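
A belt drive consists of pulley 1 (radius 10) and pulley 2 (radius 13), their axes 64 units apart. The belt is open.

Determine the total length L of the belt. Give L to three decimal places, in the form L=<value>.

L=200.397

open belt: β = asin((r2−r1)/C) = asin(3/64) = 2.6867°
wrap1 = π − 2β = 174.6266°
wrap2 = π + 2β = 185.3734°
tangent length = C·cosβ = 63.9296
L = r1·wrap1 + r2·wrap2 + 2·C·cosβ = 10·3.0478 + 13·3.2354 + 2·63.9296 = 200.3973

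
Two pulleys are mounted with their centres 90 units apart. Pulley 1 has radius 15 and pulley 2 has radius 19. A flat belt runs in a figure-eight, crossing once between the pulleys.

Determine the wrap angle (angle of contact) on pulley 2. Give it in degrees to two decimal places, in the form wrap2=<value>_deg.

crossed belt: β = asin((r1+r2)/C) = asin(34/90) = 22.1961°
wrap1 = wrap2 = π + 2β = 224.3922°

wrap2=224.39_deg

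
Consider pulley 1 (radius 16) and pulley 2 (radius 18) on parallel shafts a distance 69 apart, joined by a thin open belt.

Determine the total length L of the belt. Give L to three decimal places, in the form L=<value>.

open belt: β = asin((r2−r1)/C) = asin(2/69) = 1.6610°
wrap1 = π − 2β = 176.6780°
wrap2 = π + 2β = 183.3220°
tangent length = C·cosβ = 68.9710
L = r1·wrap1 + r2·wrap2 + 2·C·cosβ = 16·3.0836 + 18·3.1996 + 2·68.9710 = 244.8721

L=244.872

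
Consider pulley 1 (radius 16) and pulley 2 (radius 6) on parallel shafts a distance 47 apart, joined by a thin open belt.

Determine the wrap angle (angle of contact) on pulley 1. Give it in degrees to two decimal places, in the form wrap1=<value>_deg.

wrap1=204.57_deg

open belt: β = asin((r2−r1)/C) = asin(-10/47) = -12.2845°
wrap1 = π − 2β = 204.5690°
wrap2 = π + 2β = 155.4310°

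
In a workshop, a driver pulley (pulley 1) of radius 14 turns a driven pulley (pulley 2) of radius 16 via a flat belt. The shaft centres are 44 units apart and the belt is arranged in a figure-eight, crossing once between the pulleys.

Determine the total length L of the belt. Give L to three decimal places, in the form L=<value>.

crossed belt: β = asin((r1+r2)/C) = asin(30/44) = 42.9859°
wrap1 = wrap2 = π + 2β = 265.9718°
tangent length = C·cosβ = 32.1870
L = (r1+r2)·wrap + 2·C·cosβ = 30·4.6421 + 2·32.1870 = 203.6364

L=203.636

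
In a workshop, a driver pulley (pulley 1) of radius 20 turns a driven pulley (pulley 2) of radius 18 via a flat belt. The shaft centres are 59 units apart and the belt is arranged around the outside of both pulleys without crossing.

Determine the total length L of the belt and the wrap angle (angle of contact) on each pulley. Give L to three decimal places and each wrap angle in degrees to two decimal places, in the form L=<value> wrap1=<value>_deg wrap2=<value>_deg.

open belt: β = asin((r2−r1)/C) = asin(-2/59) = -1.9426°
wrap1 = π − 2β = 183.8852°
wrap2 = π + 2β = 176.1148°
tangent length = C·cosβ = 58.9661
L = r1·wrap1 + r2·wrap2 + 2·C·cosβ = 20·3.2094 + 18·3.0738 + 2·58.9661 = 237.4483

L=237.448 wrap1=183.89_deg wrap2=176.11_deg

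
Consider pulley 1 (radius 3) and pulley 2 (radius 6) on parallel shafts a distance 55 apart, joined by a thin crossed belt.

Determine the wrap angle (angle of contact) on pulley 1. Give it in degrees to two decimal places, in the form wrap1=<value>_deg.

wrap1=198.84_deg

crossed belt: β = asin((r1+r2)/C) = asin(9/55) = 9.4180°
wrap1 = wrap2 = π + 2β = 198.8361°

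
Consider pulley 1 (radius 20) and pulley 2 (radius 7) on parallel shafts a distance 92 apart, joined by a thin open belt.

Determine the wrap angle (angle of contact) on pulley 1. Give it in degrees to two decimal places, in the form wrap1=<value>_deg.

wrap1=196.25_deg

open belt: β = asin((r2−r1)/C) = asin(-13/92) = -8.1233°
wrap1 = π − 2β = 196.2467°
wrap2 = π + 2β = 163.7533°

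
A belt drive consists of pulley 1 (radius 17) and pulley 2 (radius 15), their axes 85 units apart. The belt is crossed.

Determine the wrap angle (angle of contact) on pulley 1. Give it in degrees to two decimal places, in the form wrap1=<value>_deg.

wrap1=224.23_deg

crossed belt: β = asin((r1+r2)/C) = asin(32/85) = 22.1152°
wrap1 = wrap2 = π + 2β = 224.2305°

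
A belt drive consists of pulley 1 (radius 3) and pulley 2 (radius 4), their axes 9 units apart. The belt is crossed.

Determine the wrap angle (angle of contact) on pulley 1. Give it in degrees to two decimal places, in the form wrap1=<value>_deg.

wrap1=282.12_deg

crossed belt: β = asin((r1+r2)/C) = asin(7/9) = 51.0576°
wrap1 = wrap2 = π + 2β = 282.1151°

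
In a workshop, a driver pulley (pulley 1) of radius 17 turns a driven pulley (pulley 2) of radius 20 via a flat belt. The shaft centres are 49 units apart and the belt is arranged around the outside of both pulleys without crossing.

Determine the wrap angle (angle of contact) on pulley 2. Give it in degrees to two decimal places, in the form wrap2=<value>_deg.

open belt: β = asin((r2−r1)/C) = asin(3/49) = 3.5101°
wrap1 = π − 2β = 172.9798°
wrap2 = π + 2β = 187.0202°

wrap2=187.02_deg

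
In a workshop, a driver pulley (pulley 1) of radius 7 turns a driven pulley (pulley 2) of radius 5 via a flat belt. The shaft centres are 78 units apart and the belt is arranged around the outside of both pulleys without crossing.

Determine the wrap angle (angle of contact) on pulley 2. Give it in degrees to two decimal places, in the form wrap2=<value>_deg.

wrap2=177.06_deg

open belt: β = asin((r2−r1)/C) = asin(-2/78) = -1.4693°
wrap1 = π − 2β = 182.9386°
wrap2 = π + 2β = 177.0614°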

::::::::

## [What you should do]
Return the material exactly. Leave out no line.

## [Exercise solution]
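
A belt drive consists of pulley 1 (radius 10) and pulley 2 (radius 13), their axes 64 units apart. The belt is open.

Determine the total length L of the belt. Give L to three decimal places, in the form L=<value>.

L=200.397

open belt: β = asin((r2−r1)/C) = asin(3/64) = 2.6867°
wrap1 = π − 2β = 174.6266°
wrap2 = π + 2β = 185.3734°
tangent length = C·cosβ = 63.9296
L = r1·wrap1 + r2·wrap2 + 2·C·cosβ = 10·3.0478 + 13·3.2354 + 2·63.9296 = 200.3973

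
Two pulleys are mounted with their centres 90 units apart. Pulley 1 has radius 15 and pulley 2 has radius 19. A flat belt runs in a figure-eight, crossing once between the pulleys.

Determine the wrap angle (angle of contact) on pulley 2. Give it in degrees to two decimal places, in the form wrap2=<value>_deg.

crossed belt: β = asin((r1+r2)/C) = asin(34/90) = 22.1961°
wrap1 = wrap2 = π + 2β = 224.3922°

wrap2=224.39_deg

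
Consider pulley 1 (radius 16) and pulley 2 (radius 18) on parallel shafts a distance 69 apart, joined by a thin open belt.

Determine the total length L of the belt. Give L to three decimal places, in the form L=<value>.

open belt: β = asin((r2−r1)/C) = asin(2/69) = 1.6610°
wrap1 = π − 2β = 176.6780°
wrap2 = π + 2β = 183.3220°
tangent length = C·cosβ = 68.9710
L = r1·wrap1 + r2·wrap2 + 2·C·cosβ = 16·3.0836 + 18·3.1996 + 2·68.9710 = 244.8721

L=244.872

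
Consider pulley 1 (radius 16) and pulley 2 (radius 6) on parallel shafts a distance 47 apart, joined by a thin open belt.

Determine the wrap angle (angle of contact) on pulley 1. Give it in degrees to two decimal places, in the form wrap1=<value>_deg.

wrap1=204.57_deg

open belt: β = asin((r2−r1)/C) = asin(-10/47) = -12.2845°
wrap1 = π − 2β = 204.5690°
wrap2 = π + 2β = 155.4310°

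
In a workshop, a driver pulley (pulley 1) of radius 14 turns a driven pulley (pulley 2) of radius 16 via a flat belt. The shaft centres are 44 units apart and the belt is arranged in a figure-eight, crossing once between the pulleys.

Determine the total length L of the belt. Give L to three decimal places, in the form L=<value>.

crossed belt: β = asin((r1+r2)/C) = asin(30/44) = 42.9859°
wrap1 = wrap2 = π + 2β = 265.9718°
tangent length = C·cosβ = 32.1870
L = (r1+r2)·wrap + 2·C·cosβ = 30·4.6421 + 2·32.1870 = 203.6364

L=203.636

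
In a workshop, a driver pulley (pulley 1) of radius 20 turns a driven pulley (pulley 2) of radius 18 via a flat belt. The shaft centres are 59 units apart and the belt is arranged around the outside of both pulleys without crossing.

Determine the total length L of the belt and the wrap angle (angle of contact) on each pulley. Give L to three decimal places and each wrap angle in degrees to two decimal places, in the form L=<value> wrap1=<value>_deg wrap2=<value>_deg.

open belt: β = asin((r2−r1)/C) = asin(-2/59) = -1.9426°
wrap1 = π − 2β = 183.8852°
wrap2 = π + 2β = 176.1148°
tangent length = C·cosβ = 58.9661
L = r1·wrap1 + r2·wrap2 + 2·C·cosβ = 20·3.2094 + 18·3.0738 + 2·58.9661 = 237.4483

L=237.448 wrap1=183.89_deg wrap2=176.11_deg

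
Consider pulley 1 (radius 3) and pulley 2 (radius 6) on parallel shafts a distance 55 apart, joined by a thin crossed belt.

Determine the wrap angle (angle of contact) on pulley 1. Give it in degrees to two decimal places, in the form wrap1=<value>_deg.

wrap1=198.84_deg

crossed belt: β = asin((r1+r2)/C) = asin(9/55) = 9.4180°
wrap1 = wrap2 = π + 2β = 198.8361°

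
Consider pulley 1 (radius 20) and pulley 2 (radius 7) on parallel shafts a distance 92 apart, joined by a thin open belt.

Determine the wrap angle (angle of contact) on pulley 1. Give it in degrees to two decimal places, in the form wrap1=<value>_deg.

wrap1=196.25_deg

open belt: β = asin((r2−r1)/C) = asin(-13/92) = -8.1233°
wrap1 = π − 2β = 196.2467°
wrap2 = π + 2β = 163.7533°

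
A belt drive consists of pulley 1 (radius 17) and pulley 2 (radius 15), their axes 85 units apart. The belt is crossed.

Determine the wrap angle (angle of contact) on pulley 1. Give it in degrees to two decimal places, in the form wrap1=<value>_deg.

wrap1=224.23_deg

crossed belt: β = asin((r1+r2)/C) = asin(32/85) = 22.1152°
wrap1 = wrap2 = π + 2β = 224.2305°

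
A belt drive consists of pulley 1 (radius 3) and pulley 2 (radius 4), their axes 9 units apart. The belt is crossed.

Determine the wrap angle (angle of contact) on pulley 1. Give it in degrees to two decimal places, in the form wrap1=<value>_deg.

wrap1=282.12_deg

crossed belt: β = asin((r1+r2)/C) = asin(7/9) = 51.0576°
wrap1 = wrap2 = π + 2β = 282.1151°

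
In a workshop, a driver pulley (pulley 1) of radius 17 turns a driven pulley (pulley 2) of radius 20 via a flat belt. The shaft centres are 49 units apart and the belt is arranged around the outside of both pulleys without crossing.

Determine the wrap angle (angle of contact) on pulley 2. Give it in degrees to two decimal places, in the form wrap2=<value>_deg.

open belt: β = asin((r2−r1)/C) = asin(3/49) = 3.5101°
wrap1 = π − 2β = 172.9798°
wrap2 = π + 2β = 187.0202°

wrap2=187.02_deg

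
In a workshop, a driver pulley (pulley 1) of radius 7 turns a driven pulley (pulley 2) of radius 5 via a flat belt. The shaft centres are 78 units apart and the belt is arranged around the outside of both pulleys without crossing.

Determine the wrap angle (angle of contact) on pulley 2. Give it in degrees to two decimal places, in the form wrap2=<value>_deg.

wrap2=177.06_deg

open belt: β = asin((r2−r1)/C) = asin(-2/78) = -1.4693°
wrap1 = π − 2β = 182.9386°
wrap2 = π + 2β = 177.0614°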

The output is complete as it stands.